### Activity
Copy out all lines bearing the word "linear" from the listing below.
□ □ □ □ □ □ □
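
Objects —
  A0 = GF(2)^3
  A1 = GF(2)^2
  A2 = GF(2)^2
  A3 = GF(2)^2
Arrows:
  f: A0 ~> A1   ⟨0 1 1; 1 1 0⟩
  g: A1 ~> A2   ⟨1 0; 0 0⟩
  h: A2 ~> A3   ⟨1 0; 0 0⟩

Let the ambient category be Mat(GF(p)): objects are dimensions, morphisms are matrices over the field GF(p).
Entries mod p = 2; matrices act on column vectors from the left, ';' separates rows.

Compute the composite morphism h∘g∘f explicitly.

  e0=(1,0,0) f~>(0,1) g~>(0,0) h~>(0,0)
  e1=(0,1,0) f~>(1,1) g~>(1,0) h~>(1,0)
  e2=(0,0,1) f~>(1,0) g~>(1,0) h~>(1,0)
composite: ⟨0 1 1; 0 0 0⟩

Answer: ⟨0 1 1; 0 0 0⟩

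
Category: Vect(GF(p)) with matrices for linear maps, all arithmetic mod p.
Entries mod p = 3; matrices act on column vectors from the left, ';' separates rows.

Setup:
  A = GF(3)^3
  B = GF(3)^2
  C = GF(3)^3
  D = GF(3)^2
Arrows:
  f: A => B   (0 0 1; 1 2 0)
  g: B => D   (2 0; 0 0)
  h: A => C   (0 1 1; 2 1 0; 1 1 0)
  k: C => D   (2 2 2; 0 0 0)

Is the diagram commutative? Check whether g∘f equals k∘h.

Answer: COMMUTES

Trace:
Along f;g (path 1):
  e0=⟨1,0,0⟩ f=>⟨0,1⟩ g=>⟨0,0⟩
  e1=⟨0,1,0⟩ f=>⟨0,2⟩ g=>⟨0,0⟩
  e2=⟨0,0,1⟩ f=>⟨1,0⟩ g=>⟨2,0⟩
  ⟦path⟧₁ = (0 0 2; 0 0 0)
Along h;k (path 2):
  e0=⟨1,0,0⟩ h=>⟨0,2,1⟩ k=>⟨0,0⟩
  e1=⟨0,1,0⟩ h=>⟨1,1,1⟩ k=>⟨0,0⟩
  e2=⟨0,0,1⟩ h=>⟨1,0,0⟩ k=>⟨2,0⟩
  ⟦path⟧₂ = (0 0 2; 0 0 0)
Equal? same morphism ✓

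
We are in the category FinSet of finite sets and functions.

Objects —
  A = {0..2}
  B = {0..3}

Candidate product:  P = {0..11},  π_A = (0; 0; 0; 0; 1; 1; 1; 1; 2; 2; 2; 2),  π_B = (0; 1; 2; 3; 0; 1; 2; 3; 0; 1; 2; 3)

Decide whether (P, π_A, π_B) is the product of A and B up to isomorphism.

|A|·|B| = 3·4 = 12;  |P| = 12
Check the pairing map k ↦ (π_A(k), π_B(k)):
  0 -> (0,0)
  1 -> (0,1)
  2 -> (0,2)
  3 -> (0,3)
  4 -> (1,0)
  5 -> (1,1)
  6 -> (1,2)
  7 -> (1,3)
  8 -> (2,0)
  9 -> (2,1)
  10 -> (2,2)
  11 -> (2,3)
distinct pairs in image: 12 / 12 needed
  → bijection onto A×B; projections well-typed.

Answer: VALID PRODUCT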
□ □ □ □ □ □ □
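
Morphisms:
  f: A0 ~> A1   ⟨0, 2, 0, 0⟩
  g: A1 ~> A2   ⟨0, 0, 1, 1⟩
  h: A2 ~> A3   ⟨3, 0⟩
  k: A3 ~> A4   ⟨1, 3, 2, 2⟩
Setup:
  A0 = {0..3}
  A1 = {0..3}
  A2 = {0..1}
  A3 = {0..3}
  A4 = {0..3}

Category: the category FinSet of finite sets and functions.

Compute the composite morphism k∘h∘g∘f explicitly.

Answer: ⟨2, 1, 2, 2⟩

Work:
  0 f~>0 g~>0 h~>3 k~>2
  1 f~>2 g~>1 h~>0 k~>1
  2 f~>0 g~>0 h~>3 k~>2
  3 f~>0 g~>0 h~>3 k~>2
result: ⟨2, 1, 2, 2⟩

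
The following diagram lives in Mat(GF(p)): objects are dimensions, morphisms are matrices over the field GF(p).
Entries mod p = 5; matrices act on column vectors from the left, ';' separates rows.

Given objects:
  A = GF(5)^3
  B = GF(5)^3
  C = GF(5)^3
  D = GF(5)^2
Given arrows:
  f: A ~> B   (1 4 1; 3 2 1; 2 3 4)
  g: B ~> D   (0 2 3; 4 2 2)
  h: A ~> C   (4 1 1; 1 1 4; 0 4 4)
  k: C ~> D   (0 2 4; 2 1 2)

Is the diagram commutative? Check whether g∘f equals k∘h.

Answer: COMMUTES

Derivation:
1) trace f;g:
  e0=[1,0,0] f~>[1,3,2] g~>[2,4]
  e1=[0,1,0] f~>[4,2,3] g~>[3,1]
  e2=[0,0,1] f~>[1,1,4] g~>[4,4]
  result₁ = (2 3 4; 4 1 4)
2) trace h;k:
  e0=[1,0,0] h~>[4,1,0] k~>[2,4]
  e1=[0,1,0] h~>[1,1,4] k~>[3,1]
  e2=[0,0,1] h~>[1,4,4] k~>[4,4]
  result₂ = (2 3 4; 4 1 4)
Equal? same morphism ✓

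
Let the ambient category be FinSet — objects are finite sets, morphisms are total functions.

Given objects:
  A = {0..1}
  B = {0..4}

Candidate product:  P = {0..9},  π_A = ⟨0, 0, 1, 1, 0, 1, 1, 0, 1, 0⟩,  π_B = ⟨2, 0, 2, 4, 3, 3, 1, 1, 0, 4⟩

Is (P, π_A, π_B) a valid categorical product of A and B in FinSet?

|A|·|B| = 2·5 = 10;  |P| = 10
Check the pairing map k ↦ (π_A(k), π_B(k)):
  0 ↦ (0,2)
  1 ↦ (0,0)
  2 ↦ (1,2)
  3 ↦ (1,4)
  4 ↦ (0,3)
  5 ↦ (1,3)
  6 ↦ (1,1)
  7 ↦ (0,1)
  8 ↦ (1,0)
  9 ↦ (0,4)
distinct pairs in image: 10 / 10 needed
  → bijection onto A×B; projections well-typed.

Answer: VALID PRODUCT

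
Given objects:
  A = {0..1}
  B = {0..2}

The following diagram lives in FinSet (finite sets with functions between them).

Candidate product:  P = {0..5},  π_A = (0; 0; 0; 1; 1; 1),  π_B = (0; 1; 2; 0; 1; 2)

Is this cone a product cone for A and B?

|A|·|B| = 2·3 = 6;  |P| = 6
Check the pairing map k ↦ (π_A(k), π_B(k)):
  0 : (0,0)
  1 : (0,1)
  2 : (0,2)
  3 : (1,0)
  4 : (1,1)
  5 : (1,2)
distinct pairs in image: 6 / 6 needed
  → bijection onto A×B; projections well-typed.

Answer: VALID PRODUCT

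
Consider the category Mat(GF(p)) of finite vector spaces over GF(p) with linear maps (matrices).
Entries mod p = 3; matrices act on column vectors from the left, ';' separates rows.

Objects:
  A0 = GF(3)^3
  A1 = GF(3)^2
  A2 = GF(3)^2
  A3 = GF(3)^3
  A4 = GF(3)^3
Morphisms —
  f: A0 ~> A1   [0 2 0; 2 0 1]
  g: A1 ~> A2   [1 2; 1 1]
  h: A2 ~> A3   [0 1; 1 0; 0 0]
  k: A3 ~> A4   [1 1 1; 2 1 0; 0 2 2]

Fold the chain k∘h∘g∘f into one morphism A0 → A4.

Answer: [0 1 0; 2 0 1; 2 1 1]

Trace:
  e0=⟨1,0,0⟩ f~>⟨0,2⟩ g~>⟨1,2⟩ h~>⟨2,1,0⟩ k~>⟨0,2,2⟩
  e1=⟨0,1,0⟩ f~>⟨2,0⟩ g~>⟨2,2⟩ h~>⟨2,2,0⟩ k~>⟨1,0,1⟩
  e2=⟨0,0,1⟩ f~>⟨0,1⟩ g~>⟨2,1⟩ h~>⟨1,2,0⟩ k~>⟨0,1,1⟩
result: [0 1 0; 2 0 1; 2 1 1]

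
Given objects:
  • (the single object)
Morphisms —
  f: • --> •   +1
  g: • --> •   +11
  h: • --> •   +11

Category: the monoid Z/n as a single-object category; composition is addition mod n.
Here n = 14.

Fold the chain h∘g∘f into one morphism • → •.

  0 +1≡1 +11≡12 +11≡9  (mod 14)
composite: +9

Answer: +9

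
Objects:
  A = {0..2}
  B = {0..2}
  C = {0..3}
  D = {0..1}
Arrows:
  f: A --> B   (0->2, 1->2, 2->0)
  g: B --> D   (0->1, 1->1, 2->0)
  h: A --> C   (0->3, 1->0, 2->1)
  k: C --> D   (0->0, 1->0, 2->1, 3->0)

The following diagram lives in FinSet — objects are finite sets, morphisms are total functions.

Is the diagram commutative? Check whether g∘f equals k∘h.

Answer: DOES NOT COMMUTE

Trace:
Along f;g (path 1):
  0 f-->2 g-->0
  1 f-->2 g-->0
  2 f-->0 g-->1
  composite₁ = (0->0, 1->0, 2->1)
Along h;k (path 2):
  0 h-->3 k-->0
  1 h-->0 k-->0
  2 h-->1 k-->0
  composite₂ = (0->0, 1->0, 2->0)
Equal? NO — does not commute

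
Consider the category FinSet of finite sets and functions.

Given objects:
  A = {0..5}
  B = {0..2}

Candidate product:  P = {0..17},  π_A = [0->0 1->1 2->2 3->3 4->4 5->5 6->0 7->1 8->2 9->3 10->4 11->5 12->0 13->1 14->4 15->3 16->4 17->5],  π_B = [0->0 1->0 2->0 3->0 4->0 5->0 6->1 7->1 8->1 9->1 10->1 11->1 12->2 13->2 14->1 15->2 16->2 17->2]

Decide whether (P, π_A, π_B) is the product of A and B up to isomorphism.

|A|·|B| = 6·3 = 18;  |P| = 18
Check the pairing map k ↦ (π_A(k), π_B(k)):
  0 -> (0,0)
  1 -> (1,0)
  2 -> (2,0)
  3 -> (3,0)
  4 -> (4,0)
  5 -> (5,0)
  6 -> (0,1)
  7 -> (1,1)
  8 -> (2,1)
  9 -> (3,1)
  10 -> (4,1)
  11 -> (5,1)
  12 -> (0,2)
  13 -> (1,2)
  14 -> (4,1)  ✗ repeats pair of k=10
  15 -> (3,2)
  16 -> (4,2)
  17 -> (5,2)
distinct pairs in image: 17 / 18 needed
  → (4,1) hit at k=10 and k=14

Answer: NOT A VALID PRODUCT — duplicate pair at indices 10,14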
□ □ □ □ □ □ □
### Reply to the task
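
Category: Vect(GF(p)) with matrices for linear maps, all arithmetic mod p.
Consider the category Mat(GF(p)) of finite vector spaces over GF(p) with linear maps (matrices).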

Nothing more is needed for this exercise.